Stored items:
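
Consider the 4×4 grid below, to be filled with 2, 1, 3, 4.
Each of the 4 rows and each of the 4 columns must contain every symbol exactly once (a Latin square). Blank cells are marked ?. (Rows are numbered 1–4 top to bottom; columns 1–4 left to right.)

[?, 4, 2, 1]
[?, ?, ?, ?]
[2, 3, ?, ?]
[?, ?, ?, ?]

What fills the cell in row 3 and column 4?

Row 3 already has {2, 3} and column 4 already has {1}, so row 3, column 4 must be 4.

4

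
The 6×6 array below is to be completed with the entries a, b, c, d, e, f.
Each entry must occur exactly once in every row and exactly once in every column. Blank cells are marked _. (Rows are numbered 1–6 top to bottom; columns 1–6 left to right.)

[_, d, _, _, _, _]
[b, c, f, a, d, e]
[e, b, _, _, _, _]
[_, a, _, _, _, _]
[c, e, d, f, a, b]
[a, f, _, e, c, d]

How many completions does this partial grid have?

3

Row 1, column 1: eliminating its row and column leaves {f}.
Row 1, column 3: eliminating its row and column leaves {a, b, c, e}.
Row 1, column 4: eliminating its row and column leaves {b, c}.
Row 1, column 5: eliminating its row and column leaves {b, e, f}.
Row 1, column 6: eliminating its row and column leaves {a, c, f}.
Row 3, column 3: eliminating its row and column leaves {a, c}.
Row 3, column 4: eliminating its row and column leaves {c, d}.
Row 3, column 5: eliminating its row and column leaves {f}.
Row 3, column 6: eliminating its row and column leaves {a, c, f}.
Row 4, column 1: eliminating its row and column leaves {d, f}.
Row 4, column 3: eliminating its row and column leaves {b, c, e}.
Row 4, column 4: eliminating its row and column leaves {b, c, d}.
Row 4, column 5: eliminating its row and column leaves {b, e, f}.
Row 4, column 6: eliminating its row and column leaves {c, f}.
Row 6, column 3: eliminating its row and column leaves {b}.
Enumerating the assignments across these blanks that avoid any row or column repeat gives 3 completions.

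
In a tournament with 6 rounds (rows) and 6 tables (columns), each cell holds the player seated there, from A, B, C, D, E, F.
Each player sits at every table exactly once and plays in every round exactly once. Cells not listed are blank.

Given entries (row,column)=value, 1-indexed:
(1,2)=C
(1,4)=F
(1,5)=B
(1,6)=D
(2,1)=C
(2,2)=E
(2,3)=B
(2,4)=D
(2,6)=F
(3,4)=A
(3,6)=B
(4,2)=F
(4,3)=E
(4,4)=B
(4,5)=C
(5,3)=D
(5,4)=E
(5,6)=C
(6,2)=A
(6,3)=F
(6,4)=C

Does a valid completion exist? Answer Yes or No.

Yes

No round or table among the givens repeats a symbol, and propagating forced cells runs into no contradiction.
One valid completion exists (for instance, E C A F B D / C E B D A F / F D C A E B / D F E B C A / A B D E F C / B A F C D E).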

** TRY IT **
Each record above is to be restated word for word.

** WRITTEN ANSWER **
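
Consider the 4×4 grid below, to be filled with 2, 1, 3, 4.
Each of the 4 rows and each of the 4 columns must contain every symbol exactly once (a Latin square). Blank cells are marked ?. (Rows are numbered 1–4 top to bottom; columns 1–4 left to right.)

[?, 4, 2, 1]
[?, ?, ?, ?]
[2, 3, ?, ?]
[?, ?, ?, ?]

What fills the cell in row 3 and column 4?

Row 3 already has {2, 3} and column 4 already has {1}, so row 3, column 4 must be 4.

4

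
The 6×6 array below is to be completed with the entries a, b, c, d, e, f.
Each entry must occur exactly once in every row and exactly once in every column. Blank cells are marked _. (Rows are numbered 1–6 top to bottom; columns 1–6 left to right.)

[_, d, _, _, _, _]
[b, c, f, a, d, e]
[e, b, _, _, _, _]
[_, a, _, _, _, _]
[c, e, d, f, a, b]
[a, f, _, e, c, d]

How many completions does this partial grid have?

3

Row 1, column 1: eliminating its row and column leaves {f}.
Row 1, column 3: eliminating its row and column leaves {a, b, c, e}.
Row 1, column 4: eliminating its row and column leaves {b, c}.
Row 1, column 5: eliminating its row and column leaves {b, e, f}.
Row 1, column 6: eliminating its row and column leaves {a, c, f}.
Row 3, column 3: eliminating its row and column leaves {a, c}.
Row 3, column 4: eliminating its row and column leaves {c, d}.
Row 3, column 5: eliminating its row and column leaves {f}.
Row 3, column 6: eliminating its row and column leaves {a, c, f}.
Row 4, column 1: eliminating its row and column leaves {d, f}.
Row 4, column 3: eliminating its row and column leaves {b, c, e}.
Row 4, column 4: eliminating its row and column leaves {b, c, d}.
Row 4, column 5: eliminating its row and column leaves {b, e, f}.
Row 4, column 6: eliminating its row and column leaves {c, f}.
Row 6, column 3: eliminating its row and column leaves {b}.
Enumerating the assignments across these blanks that avoid any row or column repeat gives 3 completions.

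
In a tournament with 6 rounds (rows) and 6 tables (columns), each cell holds the player seated there, from A, B, C, D, E, F.
Each player sits at every table exactly once and plays in every round exactly once. Cells not listed are blank.

Given entries (row,column)=value, 1-indexed:
(1,2)=C
(1,4)=F
(1,5)=B
(1,6)=D
(2,1)=C
(2,2)=E
(2,3)=B
(2,4)=D
(2,6)=F
(3,4)=A
(3,6)=B
(4,2)=F
(4,3)=E
(4,4)=B
(4,5)=C
(5,3)=D
(5,4)=E
(5,6)=C
(6,2)=A
(6,3)=F
(6,4)=C

Does a valid completion exist? Answer Yes or No.

Yes

No round or table among the givens repeats a symbol, and propagating forced cells runs into no contradiction.
One valid completion exists (for instance, E C A F B D / C E B D A F / F D C A E B / D F E B C A / A B D E F C / B A F C D E).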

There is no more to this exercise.